What the task requires
Look below for the line that has "On termination the state must satisfy not h". Set down the lines from there through the line that has "h = (not done) and h;", exactly as written.

Dataset entries
________________

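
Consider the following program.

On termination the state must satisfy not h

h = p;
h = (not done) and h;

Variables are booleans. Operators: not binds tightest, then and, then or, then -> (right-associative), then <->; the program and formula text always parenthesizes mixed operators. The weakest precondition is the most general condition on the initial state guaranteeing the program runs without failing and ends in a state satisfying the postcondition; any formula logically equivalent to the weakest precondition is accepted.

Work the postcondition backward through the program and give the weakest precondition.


Working backward. After the program, not h must hold.
Before h := (not done) and h: not ((not done) and h)
Before h := p: not ((not done) and p)
Answer: WP = not ((not done) and p)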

________________

Task output
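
On termination the state must satisfy not h

h = p;
h = (not done) and h;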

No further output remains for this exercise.